══ SUPPLIED DATA

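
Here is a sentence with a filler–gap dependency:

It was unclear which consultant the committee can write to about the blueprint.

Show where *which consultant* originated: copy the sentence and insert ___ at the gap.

Pre-movement form: The committee can write to which consultant about the blueprint.
'which consultant' is the object of the preposition 'to'. The gap is right after 'to'.

It was unclear which consultant the committee can write to ___ about the blueprint.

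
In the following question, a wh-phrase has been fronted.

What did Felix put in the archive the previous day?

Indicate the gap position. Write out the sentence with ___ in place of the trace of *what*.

What did Felix put ___ in the archive the previous day?

Pre-movement form: Felix did put what in the archive the previous day.
The filler 'what' is interpreted as the direct object of 'put'. The gap is right after 'put'.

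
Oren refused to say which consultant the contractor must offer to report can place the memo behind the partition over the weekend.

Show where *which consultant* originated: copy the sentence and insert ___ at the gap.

Oren refused to say which consultant the contractor must offer to report ___ can place the memo behind the partition over the weekend.

Underlying clause: The contractor must offer to report which consultant can place the memo behind the partition over the weekend.
'which consultant' is the subject of the clause embedded under 'report'. The gap is right after 'report'.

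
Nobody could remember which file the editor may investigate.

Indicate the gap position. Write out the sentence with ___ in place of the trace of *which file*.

Nobody could remember which file the editor may investigate ___.

In situ: The editor may investigate which file.
The filler 'which file' is interpreted as the direct object of 'investigate'. The gap is right after 'investigate'.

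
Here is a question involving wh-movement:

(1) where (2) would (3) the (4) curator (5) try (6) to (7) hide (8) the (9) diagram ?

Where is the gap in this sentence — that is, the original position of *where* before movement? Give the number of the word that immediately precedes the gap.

9

Before movement: The curator would try to hide the diagram where.
'where' functions as the locative complement of 'hide'. It moves to the left edge, and the trace sits right after 'diagram':
Where would the curator try to hide the diagram ___?
'diagram' is word 9.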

════

**TASK TO CARRY OUT:** Scan the material above for the word "question". Copy each line where it occurs.

**RESULT OF THE TASK:**
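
In the following question, a wh-phrase has been fronted.
Here is a question involving wh-movement: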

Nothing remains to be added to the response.